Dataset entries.
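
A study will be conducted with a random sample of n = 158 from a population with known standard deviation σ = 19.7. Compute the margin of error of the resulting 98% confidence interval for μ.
Margin of error = 3.65

Margin of error = z* · σ/√n
= 2.326 · 19.7/√158
= 2.326 · 19.7/12.5698
= 3.65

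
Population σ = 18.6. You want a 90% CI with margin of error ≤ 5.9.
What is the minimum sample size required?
n ≥ 27

For margin E ≤ 5.9:
n ≥ (z* · σ / E)²
n ≥ (1.645 · 18.6 / 5.9)²
n ≥ 26.89

Minimum n = 27 (rounding up)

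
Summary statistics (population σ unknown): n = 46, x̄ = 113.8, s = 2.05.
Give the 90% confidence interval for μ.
(113.29, 114.31)

t-interval (σ unknown):
df = n - 1 = 45
t* = 1.679 for 90% confidence

Margin of error = t* · s/√n = 1.679 · 2.05/√46 = 0.51

CI: (113.29, 114.31)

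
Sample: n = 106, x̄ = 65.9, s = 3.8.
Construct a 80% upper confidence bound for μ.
μ ≤ 66.21

Upper bound (one-sided):
t* = 0.845 (one-sided for 80%)
Upper bound = x̄ + t* · s/√n = 65.9 + 0.845 · 3.8/√106 = 66.21

We are 80% confident that μ ≤ 66.21.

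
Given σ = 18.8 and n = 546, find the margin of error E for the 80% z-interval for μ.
Margin of error = 1.03

Margin of error = z* · σ/√n
= 1.282 · 18.8/√546
= 1.282 · 18.8/23.3666
= 1.03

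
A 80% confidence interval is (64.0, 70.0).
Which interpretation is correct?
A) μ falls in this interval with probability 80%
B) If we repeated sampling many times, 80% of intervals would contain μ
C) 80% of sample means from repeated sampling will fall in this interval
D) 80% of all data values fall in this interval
B

A) Wrong — μ is fixed; the randomness lives in the interval, not in μ.
B) Correct — this is the frequentist long-run coverage interpretation.
C) Wrong — coverage applies to intervals containing μ, not to future x̄ values.
D) Wrong — a CI is about the parameter μ, not individual data values.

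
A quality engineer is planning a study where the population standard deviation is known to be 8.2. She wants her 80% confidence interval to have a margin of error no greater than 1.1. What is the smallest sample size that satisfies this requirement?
n ≥ 92

For margin E ≤ 1.1:
n ≥ (z* · σ / E)²
n ≥ (1.282 · 8.2 / 1.1)²
n ≥ 91.33

Minimum n = 92 (rounding up)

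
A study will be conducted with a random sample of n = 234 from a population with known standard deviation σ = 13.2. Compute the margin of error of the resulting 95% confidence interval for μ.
Margin of error = 1.69

Margin of error = z* · σ/√n
= 1.960 · 13.2/√234
= 1.960 · 13.2/15.2971
= 1.69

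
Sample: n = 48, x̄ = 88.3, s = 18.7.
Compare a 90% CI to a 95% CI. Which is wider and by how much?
95% CI is wider by 1.80

df = 47
90% CI: t* = 1.678, (83.77, 92.83), width = 2 · t* · s/√n = 9.06
95% CI: t* = 2.012, (82.87, 93.73), width = 2 · t* · s/√n = 10.86

The 95% CI is wider by 10.86 - 9.06 = 1.80.
Higher confidence requires a wider interval.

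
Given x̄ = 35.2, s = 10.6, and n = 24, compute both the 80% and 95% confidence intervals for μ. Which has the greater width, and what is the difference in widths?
95% CI is wider by 3.24

df = 23
80% CI: t* = 1.319, (32.35, 38.05), width = 2 · t* · s/√n = 5.71
95% CI: t* = 2.069, (30.72, 39.68), width = 2 · t* · s/√n = 8.95

The 95% CI is wider by 8.95 - 5.71 = 3.24.
Higher confidence requires a wider interval.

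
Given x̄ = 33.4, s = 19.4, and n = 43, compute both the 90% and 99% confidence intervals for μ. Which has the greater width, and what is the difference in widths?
99% CI is wider by 6.01

df = 42
90% CI: t* = 1.682, (28.42, 38.38), width = 2 · t* · s/√n = 9.95
99% CI: t* = 2.698, (25.42, 41.38), width = 2 · t* · s/√n = 15.96

The 99% CI is wider by 15.96 - 9.95 = 6.01.
Higher confidence requires a wider interval.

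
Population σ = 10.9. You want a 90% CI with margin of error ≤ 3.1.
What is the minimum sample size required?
n ≥ 34

For margin E ≤ 3.1:
n ≥ (z* · σ / E)²
n ≥ (1.645 · 10.9 / 3.1)²
n ≥ 33.46

Minimum n = 34 (rounding up)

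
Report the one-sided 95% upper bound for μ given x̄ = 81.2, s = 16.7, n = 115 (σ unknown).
μ ≤ 83.78

Upper bound (one-sided):
t* = 1.658 (one-sided for 95%)
Upper bound = x̄ + t* · s/√n = 81.2 + 1.658 · 16.7/√115 = 83.78

We are 95% confident that μ ≤ 83.78.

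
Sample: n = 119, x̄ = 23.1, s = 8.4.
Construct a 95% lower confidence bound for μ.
μ ≥ 21.82

Lower bound (one-sided):
t* = 1.658 (one-sided for 95%)
Lower bound = x̄ - t* · s/√n = 23.1 - 1.658 · 8.4/√119 = 21.82

We are 95% confident that μ ≥ 21.82.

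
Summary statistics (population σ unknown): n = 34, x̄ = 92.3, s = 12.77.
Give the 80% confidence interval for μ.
(89.44, 95.16)

t-interval (σ unknown):
df = n - 1 = 33
t* = 1.308 for 80% confidence

Margin of error = t* · s/√n = 1.308 · 12.77/√34 = 2.86

CI: (89.44, 95.16)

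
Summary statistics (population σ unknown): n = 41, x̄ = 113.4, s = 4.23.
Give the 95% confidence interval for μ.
(112.06, 114.74)

t-interval (σ unknown):
df = n - 1 = 40
t* = 2.021 for 95% confidence

Margin of error = t* · s/√n = 2.021 · 4.23/√41 = 1.34

CI: (112.06, 114.74)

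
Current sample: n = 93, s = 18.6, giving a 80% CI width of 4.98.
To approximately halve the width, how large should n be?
n ≈ 372

CI width ∝ 1/√n
To reduce width by factor 2, need √n to grow by 2 → need 2² = 4 times as many samples.

Current: n = 93, width = 4.98
New: n = 372, width ≈ 2.48

Width reduced by factor of 4.98/2.48 = 2.01.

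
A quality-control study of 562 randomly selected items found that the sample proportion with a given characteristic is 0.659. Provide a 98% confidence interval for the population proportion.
(0.612, 0.706)

Proportion CI:
SE = √(p̂(1-p̂)/n) = √(0.659 · 0.341 / 562) = 0.02000

z* = 2.326
Margin = z* · SE = 2.326 · 0.02000 = 0.0465

CI: 0.659 ± 0.0465 = (0.612, 0.706)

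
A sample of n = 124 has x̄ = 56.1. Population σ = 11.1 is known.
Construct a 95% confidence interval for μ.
(54.15, 58.05)

z-interval (σ known):
z* = 1.960 for 95% confidence

Margin of error = z* · σ/√n = 1.960 · 11.1/√124 = 1.95

CI: (56.1 - 1.95, 56.1 + 1.95) = (54.15, 58.05)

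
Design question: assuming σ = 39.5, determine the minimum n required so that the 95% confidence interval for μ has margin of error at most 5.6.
n ≥ 192

For margin E ≤ 5.6:
n ≥ (z* · σ / E)²
n ≥ (1.960 · 39.5 / 5.6)²
n ≥ 191.13

Minimum n = 192 (rounding up)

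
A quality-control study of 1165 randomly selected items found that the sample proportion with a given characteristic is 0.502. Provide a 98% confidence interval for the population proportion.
(0.468, 0.536)

Proportion CI:
SE = √(p̂(1-p̂)/n) = √(0.502 · 0.498 / 1165) = 0.01465

z* = 2.326
Margin = z* · SE = 2.326 · 0.01465 = 0.0341

CI: 0.502 ± 0.0341 = (0.468, 0.536)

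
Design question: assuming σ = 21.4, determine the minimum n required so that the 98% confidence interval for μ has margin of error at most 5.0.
n ≥ 100

For margin E ≤ 5.0:
n ≥ (z* · σ / E)²
n ≥ (2.326 · 21.4 / 5.0)²
n ≥ 99.11

Minimum n = 100 (rounding up)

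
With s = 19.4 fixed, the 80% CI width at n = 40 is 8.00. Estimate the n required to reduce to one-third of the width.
n ≈ 360

CI width ∝ 1/√n
To reduce width by factor 3, need √n to grow by 3 → need 3² = 9 times as many samples.

Current: n = 40, width = 8.00
New: n = 360, width ≈ 2.63

Width reduced by factor of 8.00/2.63 = 3.04.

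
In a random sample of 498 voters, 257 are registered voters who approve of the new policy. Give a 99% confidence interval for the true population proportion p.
(0.458, 0.574)

Proportion CI:
p̂ = 257/498 = 0.51606
SE = √(p̂(1-p̂)/n) = √(0.51606 · 0.48394 / 498) = 0.02239

z* = 2.576
Margin = z* · SE = 2.576 · 0.02239 = 0.0577

CI: 0.51606 ± 0.0577 = (0.458, 0.574)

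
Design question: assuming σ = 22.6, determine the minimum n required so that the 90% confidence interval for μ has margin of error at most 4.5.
n ≥ 69

For margin E ≤ 4.5:
n ≥ (z* · σ / E)²
n ≥ (1.645 · 22.6 / 4.5)²
n ≥ 68.25

Minimum n = 69 (rounding up)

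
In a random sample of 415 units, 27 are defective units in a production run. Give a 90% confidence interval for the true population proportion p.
(0.045, 0.085)

Proportion CI:
p̂ = 27/415 = 0.06506
SE = √(p̂(1-p̂)/n) = √(0.06506 · 0.93494 / 415) = 0.01211

z* = 1.645
Margin = z* · SE = 1.645 · 0.01211 = 0.0199

CI: 0.06506 ± 0.0199 = (0.045, 0.085)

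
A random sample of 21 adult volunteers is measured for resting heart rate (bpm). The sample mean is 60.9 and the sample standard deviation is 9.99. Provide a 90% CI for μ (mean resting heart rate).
(57.14, 64.66)

t-interval (σ unknown):
df = n - 1 = 20
t* = 1.725 for 90% confidence

Margin of error = t* · s/√n = 1.725 · 9.99/√21 = 3.76

CI: (57.14, 64.66)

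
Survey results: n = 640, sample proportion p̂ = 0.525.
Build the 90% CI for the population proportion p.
(0.493, 0.557)

Proportion CI:
SE = √(p̂(1-p̂)/n) = √(0.525 · 0.475 / 640) = 0.01974

z* = 1.645
Margin = z* · SE = 1.645 · 0.01974 = 0.0325

CI: 0.525 ± 0.0325 = (0.493, 0.557)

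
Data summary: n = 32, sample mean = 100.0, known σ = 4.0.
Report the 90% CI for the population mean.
(98.84, 101.16)

z-interval (σ known):
z* = 1.645 for 90% confidence

Margin of error = z* · σ/√n = 1.645 · 4.0/√32 = 1.16

CI: (100.0 - 1.16, 100.0 + 1.16) = (98.84, 101.16)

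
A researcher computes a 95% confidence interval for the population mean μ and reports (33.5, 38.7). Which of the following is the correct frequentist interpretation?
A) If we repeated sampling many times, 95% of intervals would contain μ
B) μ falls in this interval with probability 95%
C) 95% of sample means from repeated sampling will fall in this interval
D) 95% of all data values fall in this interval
A

A) Correct — this is the frequentist long-run coverage interpretation.
B) Wrong — μ is fixed; the randomness lives in the interval, not in μ.
C) Wrong — coverage applies to intervals containing μ, not to future x̄ values.
D) Wrong — a CI is about the parameter μ, not individual data values.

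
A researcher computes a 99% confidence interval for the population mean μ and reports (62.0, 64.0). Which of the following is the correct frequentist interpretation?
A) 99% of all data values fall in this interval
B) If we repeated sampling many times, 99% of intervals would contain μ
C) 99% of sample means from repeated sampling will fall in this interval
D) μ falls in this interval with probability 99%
B

A) Wrong — a CI is about the parameter μ, not individual data values.
B) Correct — this is the frequentist long-run coverage interpretation.
C) Wrong — coverage applies to intervals containing μ, not to future x̄ values.
D) Wrong — μ is fixed; the randomness lives in the interval, not in μ.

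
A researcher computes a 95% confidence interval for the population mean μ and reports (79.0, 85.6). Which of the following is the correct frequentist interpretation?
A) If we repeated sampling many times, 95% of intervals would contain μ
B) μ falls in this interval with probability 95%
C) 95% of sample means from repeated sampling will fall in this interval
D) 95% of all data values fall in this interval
A

A) Correct — this is the frequentist long-run coverage interpretation.
B) Wrong — μ is fixed; the randomness lives in the interval, not in μ.
C) Wrong — coverage applies to intervals containing μ, not to future x̄ values.
D) Wrong — a CI is about the parameter μ, not individual data values.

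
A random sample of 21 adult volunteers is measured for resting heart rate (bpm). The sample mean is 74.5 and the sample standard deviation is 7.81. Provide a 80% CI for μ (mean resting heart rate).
(72.24, 76.76)

t-interval (σ unknown):
df = n - 1 = 20
t* = 1.325 for 80% confidence

Margin of error = t* · s/√n = 1.325 · 7.81/√21 = 2.26

CI: (72.24, 76.76)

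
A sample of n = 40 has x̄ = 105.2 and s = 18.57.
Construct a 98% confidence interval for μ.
(98.08, 112.32)

t-interval (σ unknown):
df = n - 1 = 39
t* = 2.426 for 98% confidence

Margin of error = t* · s/√n = 2.426 · 18.57/√40 = 7.12

CI: (98.08, 112.32)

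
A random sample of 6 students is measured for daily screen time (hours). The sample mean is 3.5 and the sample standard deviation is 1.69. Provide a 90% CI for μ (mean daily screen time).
(2.11, 4.89)

t-interval (σ unknown):
df = n - 1 = 5
t* = 2.015 for 90% confidence

Margin of error = t* · s/√n = 2.015 · 1.69/√6 = 1.39

CI: (2.11, 4.89)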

ASSIGNED TASK. Return the lines above precisely as they appear, beginning at the first line and ending at the line with "Population σ = 18.6.", and nothing after it.

ANSWER FOR THE TASK.
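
A study will be conducted with a random sample of n = 158 from a population with known standard deviation σ = 19.7. Compute the margin of error of the resulting 98% confidence interval for μ.
Margin of error = 3.65

Margin of error = z* · σ/√n
= 2.326 · 19.7/√158
= 2.326 · 19.7/12.5698
= 3.65

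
Population σ = 18.6. You want a 90% CI with margin of error ≤ 5.9.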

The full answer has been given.